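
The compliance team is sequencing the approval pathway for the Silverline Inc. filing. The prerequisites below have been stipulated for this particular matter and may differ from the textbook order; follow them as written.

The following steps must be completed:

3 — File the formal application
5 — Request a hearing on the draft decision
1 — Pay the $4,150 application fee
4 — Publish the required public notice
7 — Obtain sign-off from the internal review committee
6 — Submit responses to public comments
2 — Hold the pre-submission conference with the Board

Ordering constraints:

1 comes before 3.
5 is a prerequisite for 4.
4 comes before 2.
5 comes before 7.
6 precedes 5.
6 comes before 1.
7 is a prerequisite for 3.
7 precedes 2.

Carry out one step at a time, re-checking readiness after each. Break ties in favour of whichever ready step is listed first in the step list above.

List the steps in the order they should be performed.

Only 6 has no prerequisites, so it is first.
Now 5 and 1 have their prerequisites met. 5 is listed earlier, so 5 next.
4 and 7 now also ready, so the ready set is {1, 4, 7}; 1 is listed earlier → 1.
Ready: 4 and 7. 4 is listed earlier → 4.
That leaves 7 as the only ready step → 7.
Now 3 and 2 have their prerequisites met. 3 is listed earlier, so 3 next.
2 needed 4 and 7, now all done → 2.

6, 5, 1, 4, 7, 3, 2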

--- --- ---

» THE TASK: Repeat the entire listing exactly.

» RESPONSE BELOW:
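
The compliance team is sequencing the approval pathway for the Silverline Inc. filing. The prerequisites below have been stipulated for this particular matter and may differ from the textbook order; follow them as written.

The following steps must be completed:

3 — File the formal application
5 — Request a hearing on the draft decision
1 — Pay the $4,150 application fee
4 — Publish the required public notice
7 — Obtain sign-off from the internal review committee
6 — Submit responses to public comments
2 — Hold the pre-submission conference with the Board

Ordering constraints:

1 comes before 3.
5 is a prerequisite for 4.
4 comes before 2.
5 comes before 7.
6 precedes 5.
6 comes before 1.
7 is a prerequisite for 3.
7 precedes 2.

Carry out one step at a time, re-checking readiness after each. Break ties in favour of whichever ready step is listed first in the step list above.

List the steps in the order they should be performed.

Only 6 has no prerequisites, so it is first.
Now 5 and 1 have their prerequisites met. 5 is listed earlier, so 5 next.
4 and 7 now also ready, so the ready set is {1, 4, 7}; 1 is listed earlier → 1.
Ready: 4 and 7. 4 is listed earlier → 4.
That leaves 7 as the only ready step → 7.
Now 3 and 2 have their prerequisites met. 3 is listed earlier, so 3 next.
2 needed 4 and 7, now all done → 2.

6, 5, 1, 4, 7, 3, 2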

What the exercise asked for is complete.